TASK DIRECTIONS:
Would you set down every entry shown below, precisely as written?

##########

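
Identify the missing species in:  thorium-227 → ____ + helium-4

Ra-223

Conserve mass number: 227 = A + 4, so A = 223.
Conserve atomic number: 90 = Z + 2, so Z = 88.
Z = 88 is radium, so the species is radium-223.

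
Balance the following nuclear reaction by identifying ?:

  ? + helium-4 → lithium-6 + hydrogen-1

He-3

Conserve mass number: A + 4 = 6 + 1, so A = 3.
Conserve atomic number: Z + 2 = 3 + 1, so Z = 2.
Z = 2 is helium, so the species is helium-3.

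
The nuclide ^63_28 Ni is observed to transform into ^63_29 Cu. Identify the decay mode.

ΔA = 63 − 63 = 0; ΔZ = 29 − 28 = +1.
A is unchanged and Z rises by 1 — a neutron has become a proton (β⁻ decay).

beta-minus decay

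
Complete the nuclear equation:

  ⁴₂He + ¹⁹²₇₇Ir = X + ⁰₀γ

Conserve mass number: 4 + 192 = A + 0, so A = 196.
Conserve atomic number: 2 + 77 = Z + 0, so Z = 79.
Z = 79 is gold, so the species is ¹⁹⁶₇₉Au.

Au-196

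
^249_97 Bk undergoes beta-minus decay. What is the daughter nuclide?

Beta-minus decay: mass number changes by +0, atomic number by +1.
A: 249 = 249; Z: 97 + 1 = 98.
Z = 98 is californium, so the daughter is ^249_98 Cf.

Cf-249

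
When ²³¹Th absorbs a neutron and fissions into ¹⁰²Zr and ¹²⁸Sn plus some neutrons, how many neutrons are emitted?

Conserve mass number: 232 = 102 + 128 + k, so k = 232 − 230 = 2.
Check atomic number: 90 = 40 + 50 + 0 = 90. ✓

2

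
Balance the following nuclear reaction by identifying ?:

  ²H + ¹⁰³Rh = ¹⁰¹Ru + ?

Conserve mass number: 2 + 103 = 101 + A, so A = 4.
Conserve atomic number: 1 + 45 = 44 + Z, so Z = 2.
A = 4 and Z = 2 is ⁴He — an alpha particle.

alpha particle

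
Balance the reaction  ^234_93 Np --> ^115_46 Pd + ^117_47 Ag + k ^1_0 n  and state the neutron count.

Conserve mass number: 234 = 115 + 117 + k, so k = 234 − 232 = 2.
Check atomic number: 93 = 46 + 47 + 0 = 93. ✓

2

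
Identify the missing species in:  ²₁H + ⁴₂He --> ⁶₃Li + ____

gamma ray

Conserve mass number: 2 + 4 = 6 + A, so A = 0.
Conserve atomic number: 1 + 2 = 3 + Z, so Z = 0.
A = 0 and Z = 0 is ⁰₀γ — a gamma ray.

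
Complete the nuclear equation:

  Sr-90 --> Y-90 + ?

beta-minus particle

Conserve mass number: 90 = 90 + A, so A = 0.
Conserve atomic number: 38 = 39 + Z, so Z = -1.
A = 0 and Z = -1 is e⁻ — a beta-minus particle.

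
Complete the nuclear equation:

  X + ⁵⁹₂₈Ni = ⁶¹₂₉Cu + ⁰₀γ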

##########

EXERCISE RESPONSE:
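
Identify the missing species in:  thorium-227 → ____ + helium-4

Ra-223

Conserve mass number: 227 = A + 4, so A = 223.
Conserve atomic number: 90 = Z + 2, so Z = 88.
Z = 88 is radium, so the species is radium-223.

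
Balance the following nuclear reaction by identifying ?:

  ? + helium-4 → lithium-6 + hydrogen-1

He-3

Conserve mass number: A + 4 = 6 + 1, so A = 3.
Conserve atomic number: Z + 2 = 3 + 1, so Z = 2.
Z = 2 is helium, so the species is helium-3.

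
The nuclide ^63_28 Ni is observed to transform into ^63_29 Cu. Identify the decay mode.

ΔA = 63 − 63 = 0; ΔZ = 29 − 28 = +1.
A is unchanged and Z rises by 1 — a neutron has become a proton (β⁻ decay).

beta-minus decay

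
Complete the nuclear equation:

  ⁴₂He + ¹⁹²₇₇Ir = X + ⁰₀γ

Conserve mass number: 4 + 192 = A + 0, so A = 196.
Conserve atomic number: 2 + 77 = Z + 0, so Z = 79.
Z = 79 is gold, so the species is ¹⁹⁶₇₉Au.

Au-196

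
^249_97 Bk undergoes beta-minus decay. What is the daughter nuclide?

Beta-minus decay: mass number changes by +0, atomic number by +1.
A: 249 = 249; Z: 97 + 1 = 98.
Z = 98 is californium, so the daughter is ^249_98 Cf.

Cf-249

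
When ²³¹Th absorbs a neutron and fissions into ¹⁰²Zr and ¹²⁸Sn plus some neutrons, how many neutrons are emitted?

Conserve mass number: 232 = 102 + 128 + k, so k = 232 − 230 = 2.
Check atomic number: 90 = 40 + 50 + 0 = 90. ✓

2

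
Balance the following nuclear reaction by identifying ?:

  ²H + ¹⁰³Rh = ¹⁰¹Ru + ?

Conserve mass number: 2 + 103 = 101 + A, so A = 4.
Conserve atomic number: 1 + 45 = 44 + Z, so Z = 2.
A = 4 and Z = 2 is ⁴He — an alpha particle.

alpha particle

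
Balance the reaction  ^234_93 Np --> ^115_46 Pd + ^117_47 Ag + k ^1_0 n  and state the neutron count.

Conserve mass number: 234 = 115 + 117 + k, so k = 234 − 232 = 2.
Check atomic number: 93 = 46 + 47 + 0 = 93. ✓

2

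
Identify the missing species in:  ²₁H + ⁴₂He --> ⁶₃Li + ____

gamma ray

Conserve mass number: 2 + 4 = 6 + A, so A = 0.
Conserve atomic number: 1 + 2 = 3 + Z, so Z = 0.
A = 0 and Z = 0 is ⁰₀γ — a gamma ray.

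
Complete the nuclear equation:

  Sr-90 --> Y-90 + ?

beta-minus particle

Conserve mass number: 90 = 90 + A, so A = 0.
Conserve atomic number: 38 = 39 + Z, so Z = -1.
A = 0 and Z = -1 is e⁻ — a beta-minus particle.

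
Complete the nuclear equation:

  X + ⁵⁹₂₈Ni = ⁶¹₂₉Cu + ⁰₀γ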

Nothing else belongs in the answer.